= Try it =
Because the listing below is to be kept intact, restate all of it word for word.

= Exercise materials =
..........

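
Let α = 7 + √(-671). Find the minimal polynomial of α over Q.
m_α(x) = x^2 - 14x + 720

From α - 7 = √(-671), squaring gives (α - 7)^2 = -671, i.e. α^2 - 14α + 49 = -671, so α^2 - 14α + 720 = 0. The discriminant of x^2 - 14x + 720 is (-14)^2 - 4·(720) = 196 - 2880 = -2684, and 4·(-671) is not a perfect square in Q since -671 is squarefree and ≠ 1. Hence x^2 - 14x + 720 is irreducible over Q and is the minimal polynomial of α.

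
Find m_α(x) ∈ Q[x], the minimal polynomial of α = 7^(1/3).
m_α(x) = x^3 - 7

α satisfies α^3 = 7, so x^3 - 7 annihilates α. By the rational root test, a rational root p/q (in lowest terms) of x^3 - 7 would satisfy p^3 = 7 q^3, forcing q = 1 and p^3 = 7; but 7 is not a perfect cube, contradiction. A monic cubic over Q with no rational root is irreducible (any nontrivial factorization would include a linear factor). Hence x^3 - 7 is the minimal polynomial of α, and in particular [Q(α):Q] = 3.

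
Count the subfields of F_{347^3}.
F_{347^3} has 2 subfields

The subfields of F_{p^n} are exactly the fields F_{p^d} for d | n (each is the fixed field of the unique index-d subgroup of Gal(F_{p^n}/F_p) ≅ Z/nZ). The divisors of n = 3 are {1, 3}, giving 2 subfields: F_{347^1}, F_{347^3}.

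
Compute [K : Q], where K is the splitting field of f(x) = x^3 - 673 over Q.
[K : Q] = 6

The roots of x^3 - 673 are ∛673, ω∛673, ω^2∛673 where ω = e^(2πi/3) is a primitive cube root of unity, so K = Q(∛673, ω). Now [Q(∛673):Q] = 3 (since 673 is not a perfect cube, x^3 - 673 is irreducible) and [Q(ω):Q] = 2. Both 2 and 3 divide [K:Q], and [K:Q] ≤ 3·2 = 6, so [K:Q] = 6. (Equivalently: Q(∛673) ⊂ R but ω ∉ R, so [K : Q(∛673)] = 2.)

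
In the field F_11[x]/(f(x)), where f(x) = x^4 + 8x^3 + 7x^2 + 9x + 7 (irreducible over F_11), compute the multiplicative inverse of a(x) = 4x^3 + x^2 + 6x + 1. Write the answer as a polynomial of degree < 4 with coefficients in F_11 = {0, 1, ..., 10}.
a(x)^(-1) ≡ 7x^3 + 4x (mod f(x))

Since f is irreducible over F_11, F_11[x]/(f) is a field and a(x) ≠ 0 has an inverse. Apply the extended Euclidean algorithm to f(x) and a(x) in F_11[x]: f(x) = (3x + 4)·a(x) + (7x^2 + 4x + 3);  a(x) = (10x + 7)·(7x^2 + 4x + 3) + (3x + 2);  (7x^2 + 4x + 3) = (6x + 1)·(3x + 2) + (1). The last nonzero remainder is the constant 1 = gcd(f, a) in F_11. Back-substituting through the division chain expresses 1 = s(x)·a(x) + t(x)·f(x) with s(x) ≡ 7x^3 + 4x (mod f), so a(x)^(-1) ≡ s(x) = 7x^3 + 4x (mod f). Check: (4x^3 + x^2 + 6x + 1)·(7x^3 + 4x) = 6x^6 + 7x^5 + 3x^4 + 2x^2 + 4x ≡ 1 (mod x^4 + 8x^3 + 7x^2 + 9x + 7).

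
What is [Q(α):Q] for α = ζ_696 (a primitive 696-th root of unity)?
[Q(α):Q] = 224

The minimal polynomial of ζ_696 over Q is the 696-th cyclotomic polynomial Φ_696(x), which is irreducible over Q and has degree φ(696) = 224. Hence [Q(α):Q] = φ(696) = 224.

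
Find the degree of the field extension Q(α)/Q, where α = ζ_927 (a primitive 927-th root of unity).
[Q(α):Q] = 612

The minimal polynomial of ζ_927 over Q is the 927-th cyclotomic polynomial Φ_927(x), which is irreducible over Q and has degree φ(927) = 612. Hence [Q(α):Q] = φ(927) = 612.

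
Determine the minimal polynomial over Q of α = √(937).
m_α(x) = x^2 - 937

α satisfies α^2 - 937 = 0, so x^2 - 937 annihilates α. Since d = 937 is squarefree and ≠ 1, it is not a perfect square in Q, so x^2 - 937 has no rational root and is therefore irreducible over Q (a degree-2 polynomial over a field is irreducible iff it has no root). Hence m_α(x) = x^2 - 937.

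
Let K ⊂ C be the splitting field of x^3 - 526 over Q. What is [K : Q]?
[K : Q] = 6

The roots of x^3 - 526 are ∛526, ω∛526, ω^2∛526 where ω = e^(2πi/3) is a primitive cube root of unity, so K = Q(∛526, ω). Now [Q(∛526):Q] = 3 (since 526 is not a perfect cube, x^3 - 526 is irreducible) and [Q(ω):Q] = 2. Both 2 and 3 divide [K:Q], and [K:Q] ≤ 3·2 = 6, so [K:Q] = 6. (Equivalently: Q(∛526) ⊂ R but ω ∉ R, so [K : Q(∛526)] = 2.)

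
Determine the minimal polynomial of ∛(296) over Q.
m_α(x) = x^3 - 296

α satisfies α^3 = 296, so x^3 - 296 annihilates α. By the rational root test, a rational root p/q (in lowest terms) of x^3 - 296 would satisfy p^3 = 296 q^3, forcing q = 1 and p^3 = 296; but 296 is not a perfect cube, contradiction. A monic cubic over Q with no rational root is irreducible (any nontrivial factorization would include a linear factor). Hence x^3 - 296 is the minimal polynomial of α, and in particular [Q(α):Q] = 3.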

..........

= Task answer =
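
Let α = 7 + √(-671). Find the minimal polynomial of α over Q.
m_α(x) = x^2 - 14x + 720

From α - 7 = √(-671), squaring gives (α - 7)^2 = -671, i.e. α^2 - 14α + 49 = -671, so α^2 - 14α + 720 = 0. The discriminant of x^2 - 14x + 720 is (-14)^2 - 4·(720) = 196 - 2880 = -2684, and 4·(-671) is not a perfect square in Q since -671 is squarefree and ≠ 1. Hence x^2 - 14x + 720 is irreducible over Q and is the minimal polynomial of α.

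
Find m_α(x) ∈ Q[x], the minimal polynomial of α = 7^(1/3).
m_α(x) = x^3 - 7

α satisfies α^3 = 7, so x^3 - 7 annihilates α. By the rational root test, a rational root p/q (in lowest terms) of x^3 - 7 would satisfy p^3 = 7 q^3, forcing q = 1 and p^3 = 7; but 7 is not a perfect cube, contradiction. A monic cubic over Q with no rational root is irreducible (any nontrivial factorization would include a linear factor). Hence x^3 - 7 is the minimal polynomial of α, and in particular [Q(α):Q] = 3.

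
Count the subfields of F_{347^3}.
F_{347^3} has 2 subfields

The subfields of F_{p^n} are exactly the fields F_{p^d} for d | n (each is the fixed field of the unique index-d subgroup of Gal(F_{p^n}/F_p) ≅ Z/nZ). The divisors of n = 3 are {1, 3}, giving 2 subfields: F_{347^1}, F_{347^3}.

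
Compute [K : Q], where K is the splitting field of f(x) = x^3 - 673 over Q.
[K : Q] = 6

The roots of x^3 - 673 are ∛673, ω∛673, ω^2∛673 where ω = e^(2πi/3) is a primitive cube root of unity, so K = Q(∛673, ω). Now [Q(∛673):Q] = 3 (since 673 is not a perfect cube, x^3 - 673 is irreducible) and [Q(ω):Q] = 2. Both 2 and 3 divide [K:Q], and [K:Q] ≤ 3·2 = 6, so [K:Q] = 6. (Equivalently: Q(∛673) ⊂ R but ω ∉ R, so [K : Q(∛673)] = 2.)

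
In the field F_11[x]/(f(x)), where f(x) = x^4 + 8x^3 + 7x^2 + 9x + 7 (irreducible over F_11), compute the multiplicative inverse of a(x) = 4x^3 + x^2 + 6x + 1. Write the answer as a polynomial of degree < 4 with coefficients in F_11 = {0, 1, ..., 10}.
a(x)^(-1) ≡ 7x^3 + 4x (mod f(x))

Since f is irreducible over F_11, F_11[x]/(f) is a field and a(x) ≠ 0 has an inverse. Apply the extended Euclidean algorithm to f(x) and a(x) in F_11[x]: f(x) = (3x + 4)·a(x) + (7x^2 + 4x + 3);  a(x) = (10x + 7)·(7x^2 + 4x + 3) + (3x + 2);  (7x^2 + 4x + 3) = (6x + 1)·(3x + 2) + (1). The last nonzero remainder is the constant 1 = gcd(f, a) in F_11. Back-substituting through the division chain expresses 1 = s(x)·a(x) + t(x)·f(x) with s(x) ≡ 7x^3 + 4x (mod f), so a(x)^(-1) ≡ s(x) = 7x^3 + 4x (mod f). Check: (4x^3 + x^2 + 6x + 1)·(7x^3 + 4x) = 6x^6 + 7x^5 + 3x^4 + 2x^2 + 4x ≡ 1 (mod x^4 + 8x^3 + 7x^2 + 9x + 7).

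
What is [Q(α):Q] for α = ζ_696 (a primitive 696-th root of unity)?
[Q(α):Q] = 224

The minimal polynomial of ζ_696 over Q is the 696-th cyclotomic polynomial Φ_696(x), which is irreducible over Q and has degree φ(696) = 224. Hence [Q(α):Q] = φ(696) = 224.

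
Find the degree of the field extension Q(α)/Q, where α = ζ_927 (a primitive 927-th root of unity).
[Q(α):Q] = 612

The minimal polynomial of ζ_927 over Q is the 927-th cyclotomic polynomial Φ_927(x), which is irreducible over Q and has degree φ(927) = 612. Hence [Q(α):Q] = φ(927) = 612.

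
Determine the minimal polynomial over Q of α = √(937).
m_α(x) = x^2 - 937

α satisfies α^2 - 937 = 0, so x^2 - 937 annihilates α. Since d = 937 is squarefree and ≠ 1, it is not a perfect square in Q, so x^2 - 937 has no rational root and is therefore irreducible over Q (a degree-2 polynomial over a field is irreducible iff it has no root). Hence m_α(x) = x^2 - 937.

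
Let K ⊂ C be the splitting field of x^3 - 526 over Q. What is [K : Q]?
[K : Q] = 6

The roots of x^3 - 526 are ∛526, ω∛526, ω^2∛526 where ω = e^(2πi/3) is a primitive cube root of unity, so K = Q(∛526, ω). Now [Q(∛526):Q] = 3 (since 526 is not a perfect cube, x^3 - 526 is irreducible) and [Q(ω):Q] = 2. Both 2 and 3 divide [K:Q], and [K:Q] ≤ 3·2 = 6, so [K:Q] = 6. (Equivalently: Q(∛526) ⊂ R but ω ∉ R, so [K : Q(∛526)] = 2.)

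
Determine the minimal polynomial of ∛(296) over Q.
m_α(x) = x^3 - 296

α satisfies α^3 = 296, so x^3 - 296 annihilates α. By the rational root test, a rational root p/q (in lowest terms) of x^3 - 296 would satisfy p^3 = 296 q^3, forcing q = 1 and p^3 = 296; but 296 is not a perfect cube, contradiction. A monic cubic over Q with no rational root is irreducible (any nontrivial factorization would include a linear factor). Hence x^3 - 296 is the minimal polynomial of α, and in particular [Q(α):Q] = 3.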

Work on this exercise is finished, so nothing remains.